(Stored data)

=====

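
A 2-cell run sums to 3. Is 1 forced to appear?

The only way to make 3 from 2 distinct digits is {1,2}, which contains 1.

Yes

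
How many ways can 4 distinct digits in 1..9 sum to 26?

4 distinct digits from 1–9 sum between 10 and 30.
Enumerating: {2,7,8,9}, {3,6,8,9}, {4,5,8,9}, {4,6,7,9}, {5,6,7,8}.

5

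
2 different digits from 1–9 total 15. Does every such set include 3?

No

Counterexample: {6,9} sums to 15 without using 3.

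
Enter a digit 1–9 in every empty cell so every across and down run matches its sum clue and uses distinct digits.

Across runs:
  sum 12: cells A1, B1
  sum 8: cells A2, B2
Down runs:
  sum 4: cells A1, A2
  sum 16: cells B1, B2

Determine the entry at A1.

4 in 2 cells must be {1,3}; 16 in 2 cells must be {7,9}.
The 12 across and the 4 down share only 3, so A1 = 3.
B1 = 12 − 3 = 9 completes the 12 across.
A2 = 4 − 3 = 1 completes the 4 down.
B2 = 8 − 1 = 7 completes the 8 across.

3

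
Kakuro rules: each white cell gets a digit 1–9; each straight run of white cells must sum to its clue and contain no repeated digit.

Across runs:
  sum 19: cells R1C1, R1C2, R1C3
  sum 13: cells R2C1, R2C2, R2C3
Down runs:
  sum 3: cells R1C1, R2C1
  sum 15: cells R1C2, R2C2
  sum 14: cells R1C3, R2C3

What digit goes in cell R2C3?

3 in 2 cells must be {1,2}.
The 19 across and the 3 down share only 2, so R1C1 = 2.
R2C1 = 3 − 2 = 1 completes the 3 down.
Nothing is forced directly, so branch on R1C2, whose candidates are 8 or 9. If R1C2 = 9: that forces R1C3 = 8, after which R2C2 would have to be in {3,4,5,7,8,9} for the 13 across but in {6} for the 15 down — contradiction. So R1C2 = 8.
R1C3 = 19 − 10 = 9 completes the 19 across.
R2C2 = 15 − 8 = 7 completes the 15 down.
R2C3 = 13 − 8 = 5 completes the 13 across.

5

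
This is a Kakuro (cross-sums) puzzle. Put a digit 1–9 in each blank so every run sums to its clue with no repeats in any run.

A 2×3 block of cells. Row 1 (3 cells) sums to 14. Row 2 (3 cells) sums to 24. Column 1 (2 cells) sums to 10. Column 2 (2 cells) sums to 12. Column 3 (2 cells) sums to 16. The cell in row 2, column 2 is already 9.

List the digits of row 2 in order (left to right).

24 in 3 cells must be {7,8,9}; 16 in 2 cells must be {7,9}.
(1,2) = 12 − 9 = 3 completes the 12 down.
(2,3) = 7: the only remaining digit allowed by both the 24 across and the 16 down.
(1,3) = 16 − 7 = 9 completes the 16 down.
(2,1) = 24 − 16 = 8 completes the 24 across.
(1,1) = 14 − 12 = 2 completes the 14 across.

8, 9, 7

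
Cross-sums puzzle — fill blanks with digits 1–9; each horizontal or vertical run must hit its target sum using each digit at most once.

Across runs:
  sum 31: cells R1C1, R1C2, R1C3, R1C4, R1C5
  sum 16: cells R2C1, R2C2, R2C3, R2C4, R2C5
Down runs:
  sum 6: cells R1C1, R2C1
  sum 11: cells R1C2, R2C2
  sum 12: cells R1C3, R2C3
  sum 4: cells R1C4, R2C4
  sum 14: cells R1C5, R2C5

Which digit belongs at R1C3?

9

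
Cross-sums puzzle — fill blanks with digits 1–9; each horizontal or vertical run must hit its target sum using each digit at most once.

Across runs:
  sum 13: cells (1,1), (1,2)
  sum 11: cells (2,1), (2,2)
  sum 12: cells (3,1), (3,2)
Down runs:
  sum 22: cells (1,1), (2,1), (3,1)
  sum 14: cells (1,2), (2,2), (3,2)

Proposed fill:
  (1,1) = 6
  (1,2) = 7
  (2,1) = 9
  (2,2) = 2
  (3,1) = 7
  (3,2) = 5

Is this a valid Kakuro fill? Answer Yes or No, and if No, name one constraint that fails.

Yes

Across: 6+7=13; 9+2=11; 7+5=12. Down: 6+9+7=22; 7+2+5=14. No digit repeats within any run.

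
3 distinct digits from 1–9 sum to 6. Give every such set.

3 distinct digits from 1–9 sum between 6 and 24.
Only one set works: {1,2,3}.

{1,2,3}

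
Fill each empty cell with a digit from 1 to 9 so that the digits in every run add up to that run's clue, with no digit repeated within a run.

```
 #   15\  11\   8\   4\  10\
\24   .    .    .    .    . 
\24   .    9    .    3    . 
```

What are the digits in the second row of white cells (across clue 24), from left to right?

7 9 1 3 4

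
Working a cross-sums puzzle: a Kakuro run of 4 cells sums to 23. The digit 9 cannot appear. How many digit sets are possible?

3

4 distinct digits from 1–9 sum between 10 and 30.
Dropping sets that contain 9.
Enumerating: {2,6,7,8}, {3,5,7,8}, {4,5,6,8}.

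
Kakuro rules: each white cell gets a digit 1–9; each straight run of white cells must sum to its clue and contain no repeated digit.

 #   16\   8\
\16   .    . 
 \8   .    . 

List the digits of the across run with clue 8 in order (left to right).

16 in 2 cells must be {7,9}.
The 16 across and the 8 down share only 7, so R1C2 = 7.
The 8 across and the 16 down share only 7, so R2C1 = 7.
R2C2 = 8 − 7 = 1 completes the 8 across.
R1C1 = 16 − 7 = 9 completes the 16 across.

7, 1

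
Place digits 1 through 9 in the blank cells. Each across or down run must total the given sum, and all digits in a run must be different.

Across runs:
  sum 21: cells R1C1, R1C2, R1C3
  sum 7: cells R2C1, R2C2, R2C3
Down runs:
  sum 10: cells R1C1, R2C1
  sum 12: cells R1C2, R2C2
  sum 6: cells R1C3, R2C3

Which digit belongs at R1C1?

7 in 3 cells must be {1,2,4}.
The 7 across and the 12 down share only 4, so R2C2 = 4.
R1C2 = 12 − 4 = 8 completes the 12 down.
Given what's placed, R1C3 must be 4 to fit the 21 across and 6 down.
R2C3 = 6 − 4 = 2 completes the 6 down.
R1C1 = 21 − 12 = 9 completes the 21 across.
R2C1 = 7 − 6 = 1 completes the 7 across.

9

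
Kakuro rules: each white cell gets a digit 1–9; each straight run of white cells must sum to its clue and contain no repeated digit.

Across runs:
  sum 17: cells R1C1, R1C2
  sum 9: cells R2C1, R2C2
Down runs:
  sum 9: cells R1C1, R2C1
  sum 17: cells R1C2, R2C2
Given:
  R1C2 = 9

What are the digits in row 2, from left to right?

1 8

17 in 2 cells must be {8,9}.
R1C1 = 17 − 9 = 8 completes the 17 across.
R2C1 = 9 − 8 = 1 completes the 9 down.
R2C2 = 9 − 1 = 8 completes the 9 across.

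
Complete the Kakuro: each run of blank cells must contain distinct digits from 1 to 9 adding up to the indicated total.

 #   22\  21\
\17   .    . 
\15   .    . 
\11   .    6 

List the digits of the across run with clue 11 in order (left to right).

5 6

17 in 2 cells must be {8,9}.
Given what's placed, R1C2 must be 8 to fit the 17 across and 21 down.
R2C2 = 21 − 14 = 7 completes the 21 down.
R3C1 = 11 − 6 = 5 completes the 11 across.
R1C1 = 17 − 8 = 9 completes the 17 across.
R2C1 = 15 − 7 = 8 completes the 15 across.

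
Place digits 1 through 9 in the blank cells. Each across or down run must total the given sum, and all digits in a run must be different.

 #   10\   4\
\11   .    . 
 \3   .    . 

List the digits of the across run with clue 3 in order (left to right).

2 1

3 in 2 cells must be {1,2}; 4 in 2 cells must be {1,3}.
The 11 across and the 4 down share only 3, so R1C2 = 3.
R2C2 = 4 − 3 = 1 completes the 4 down.
R1C1 = 11 − 3 = 8 completes the 11 across.
R2C1 = 3 − 1 = 2 completes the 3 across.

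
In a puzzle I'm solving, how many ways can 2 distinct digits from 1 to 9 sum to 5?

2 distinct digits from 1–9 sum between 3 and 17.
Enumerating: {1,4}, {2,3}.

2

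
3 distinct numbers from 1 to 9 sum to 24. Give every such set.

3 distinct digits from 1–9 sum between 6 and 24.
Only one set works: {7,8,9}.

{7,8,9}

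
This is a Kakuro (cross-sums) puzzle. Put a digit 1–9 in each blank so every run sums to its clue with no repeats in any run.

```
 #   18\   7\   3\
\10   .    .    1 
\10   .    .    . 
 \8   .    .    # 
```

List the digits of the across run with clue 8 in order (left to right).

6 2

7 in 3 cells must be {1,2,4}; 3 in 2 cells must be {1,2}.
R2C3 = 3 − 1 = 2 completes the 3 down.
Given what's placed, R2C2 must be 1 to fit the 10 across and 7 down.
R3C2 = 2: the only remaining digit allowed by both the 8 across and the 7 down.
R1C2 = 7 − 3 = 4 completes the 7 down.
R2C1 = 10 − 3 = 7 completes the 10 across.
R3C1 = 8 − 2 = 6 completes the 8 across.
R1C1 = 10 − 5 = 5 completes the 10 across.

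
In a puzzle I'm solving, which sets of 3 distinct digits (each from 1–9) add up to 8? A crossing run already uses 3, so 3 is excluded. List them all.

{1,2,5}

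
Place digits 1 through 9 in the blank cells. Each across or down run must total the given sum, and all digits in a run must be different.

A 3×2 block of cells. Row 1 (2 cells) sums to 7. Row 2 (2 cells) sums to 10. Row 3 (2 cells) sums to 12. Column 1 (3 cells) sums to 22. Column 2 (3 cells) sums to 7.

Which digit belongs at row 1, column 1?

5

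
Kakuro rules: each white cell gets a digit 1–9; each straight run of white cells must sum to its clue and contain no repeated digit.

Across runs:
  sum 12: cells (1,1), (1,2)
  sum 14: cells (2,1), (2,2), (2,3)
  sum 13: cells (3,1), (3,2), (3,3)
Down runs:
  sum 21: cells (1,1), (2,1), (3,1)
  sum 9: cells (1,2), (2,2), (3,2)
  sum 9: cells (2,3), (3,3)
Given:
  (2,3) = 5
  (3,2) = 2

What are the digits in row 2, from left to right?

6, 3, 5

(3,3) = 9 − 5 = 4 completes the 9 down.
(3,1) = 13 − 6 = 7 completes the 13 across.
Nothing is forced directly, so branch on (2,1), whose candidates are 6 or 8. If (2,1) = 8: then (1,1) would have to be in {3,4,5,7,8,9} for the 12 across but in {6} for the 21 down — contradiction. So (2,1) = 6.
(1,1) = 21 − 13 = 8 completes the 21 down.
(1,2) = 12 − 8 = 4 completes the 12 across.
(2,2) = 14 − 11 = 3 completes the 14 across.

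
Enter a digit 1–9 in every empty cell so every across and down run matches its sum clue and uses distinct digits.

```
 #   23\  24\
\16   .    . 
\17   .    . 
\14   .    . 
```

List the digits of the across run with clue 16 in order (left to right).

9, 7

16 in 2 cells must be {7,9}; 17 in 2 cells must be {8,9}; 23 in 3 cells must be {6,8,9}.
The 16 across and the 23 down share only 9, so R1C1 = 9.
R1C2 = 16 − 9 = 7 completes the 16 across.
Given what's placed, R2C1 must be 8 to fit the 17 across and 23 down.
R2C2 = 17 − 8 = 9 completes the 17 across.
R3C1 = 23 − 17 = 6 completes the 23 down.
R3C2 = 14 − 6 = 8 completes the 14 across.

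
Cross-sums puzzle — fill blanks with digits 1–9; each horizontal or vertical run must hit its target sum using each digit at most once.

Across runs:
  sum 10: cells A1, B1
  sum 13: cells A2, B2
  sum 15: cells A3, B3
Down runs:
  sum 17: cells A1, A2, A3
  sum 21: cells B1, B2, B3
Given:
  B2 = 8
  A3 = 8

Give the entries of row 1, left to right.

4, 6

A2 = 13 − 8 = 5 completes the 13 across.
B3 = 15 − 8 = 7 completes the 15 across.
A1 = 17 − 13 = 4 completes the 17 down.
B1 = 10 − 4 = 6 completes the 10 across.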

=====

--- What is being asked ---
For this exercise, repeat exactly the lines of the data above from the one with "sum 14: cells (1,2), (2,2), (3,2)" down to the one with "sum 6: cells R1C3, R2C3", both end lines included.

--- Answer to the problem ---
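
  sum 14: cells (1,2), (2,2), (3,2)

Proposed fill:
  (1,1) = 6
  (1,2) = 7
  (2,1) = 9
  (2,2) = 2
  (3,1) = 7
  (3,2) = 5

Is this a valid Kakuro fill? Answer Yes or No, and if No, name one constraint that fails.

Yes

Across: 6+7=13; 9+2=11; 7+5=12. Down: 6+9+7=22; 7+2+5=14. No digit repeats within any run.

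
3 distinct digits from 1–9 sum to 6. Give every such set.

3 distinct digits from 1–9 sum between 6 and 24.
Only one set works: {1,2,3}.

{1,2,3}

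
Fill each empty cell with a digit from 1 to 9 so that the digits in every run add up to that run's clue, with no digit repeated within a run.

```
 #   15\  11\   8\   4\  10\
\24   .    .    .    .    . 
\24   .    9    .    3    . 
```

What are the digits in the second row of white cells (across clue 24), from left to right?

7 9 1 3 4

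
Working a cross-sums puzzle: a Kakuro run of 4 cells sums to 23. The digit 9 cannot appear. How many digit sets are possible?

3

4 distinct digits from 1–9 sum between 10 and 30.
Dropping sets that contain 9.
Enumerating: {2,6,7,8}, {3,5,7,8}, {4,5,6,8}.

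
Kakuro rules: each white cell gets a digit 1–9; each straight run of white cells must sum to its clue and contain no repeated digit.

 #   16\   8\
\16   .    . 
 \8   .    . 

List the digits of the across run with clue 8 in order (left to right).

16 in 2 cells must be {7,9}.
The 16 across and the 8 down share only 7, so R1C2 = 7.
The 8 across and the 16 down share only 7, so R2C1 = 7.
R2C2 = 8 − 7 = 1 completes the 8 across.
R1C1 = 16 − 7 = 9 completes the 16 across.

7, 1

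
Place digits 1 through 9 in the blank cells. Each across or down run must total the given sum, and all digits in a run must be different.

Across runs:
  sum 21: cells R1C1, R1C2, R1C3
  sum 7: cells R2C1, R2C2, R2C3
Down runs:
  sum 10: cells R1C1, R2C1
  sum 12: cells R1C2, R2C2
  sum 6: cells R1C3, R2C3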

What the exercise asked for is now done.